### Dataset records
>>>>

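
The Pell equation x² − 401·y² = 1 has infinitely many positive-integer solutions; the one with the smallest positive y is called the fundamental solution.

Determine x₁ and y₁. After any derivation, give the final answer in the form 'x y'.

√401 = [20; 40, …], period ℓ=1 (odd) → k=1
i=0: a=20 ⇒ p=20, q=1
i=1: a=40 ⇒ p=801, q=40
→ (801, 40).  Check: 801²=641601, 401·40²=641600, difference 1.

801 40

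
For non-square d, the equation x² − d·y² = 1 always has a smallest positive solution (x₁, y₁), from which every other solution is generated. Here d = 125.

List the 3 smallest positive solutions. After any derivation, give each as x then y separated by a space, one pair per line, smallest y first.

930249 83204
1730726404001 154800875592
3220013013190122249 288006719437081612

[11; 5,1,1,5,22] for √125; ℓ=5 ⇒ convergent index 9
k=0  a_k=11  p_k/q_k = 11/1
k=1  a_k=5  p_k/q_k = 56/5
…
k=3  a_k=1  p_k/q_k = 123/11
k=4  a_k=5  p_k/q_k = 682/61
k=5  a_k=22  p_k/q_k = 15127/1353
…
k=7  a_k=1  p_k/q_k = 91444/8179
k=8  a_k=1  p_k/q_k = 167761/15005
k=9  a_k=5  p_k/q_k = 930249/83204
fundamental: x₁=930249, y₁=83204  (since 865363202001 − 125·6922905616 = 1)
(930249+83204√125)^2 = 1730726404001 + 154800875592√125
(930249+83204√125)^3 = 3220013013190122249 + 288006719437081612√125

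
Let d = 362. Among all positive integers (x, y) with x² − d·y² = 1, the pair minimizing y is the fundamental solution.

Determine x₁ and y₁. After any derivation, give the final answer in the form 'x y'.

[19; 38] for √362; ℓ=1 ⇒ convergent index 1
k=0  a_k=19  p_k/q_k = 19/1
k=1  a_k=38  p_k/q_k = 723/38
→ (723, 38).  Check: 723²=522729, 362·38²=522728, difference 1.

723 38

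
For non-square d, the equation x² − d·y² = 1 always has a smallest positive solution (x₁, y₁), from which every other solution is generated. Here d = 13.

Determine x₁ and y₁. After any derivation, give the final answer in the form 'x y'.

649 180

√13 → a₀=3, period (1,1,1,1,6); ℓ=5 odd so k=9
a_0=3:  p_0=3·1+0=3,  q_0=3·0+1=1
a_1=1:  p_1=1·3+1=4,  q_1=1·1+0=1
a_2=1:  p_2=1·4+3=7,  q_2=1·1+1=2
…
a_6=1:  p_6=1·119+18=137,  q_6=1·33+5=38
…
a_8=1:  p_8=1·256+137=393,  q_8=1·71+38=109
a_9=1:  p_9=1·393+256=649,  q_9=1·109+71=180
→ (649, 180).  Check: 649²=421201, 13·180²=421200, difference 1.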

<<<<

### Instructions for the task
Out of the records above, pull each line containing the word "from".

### Your solution
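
For non-square d, the equation x² − d·y² = 1 always has a smallest positive solution (x₁, y₁), from which every other solution is generated. Here d = 125.
For non-square d, the equation x² − d·y² = 1 always has a smallest positive solution (x₁, y₁), from which every other solution is generated. Here d = 13.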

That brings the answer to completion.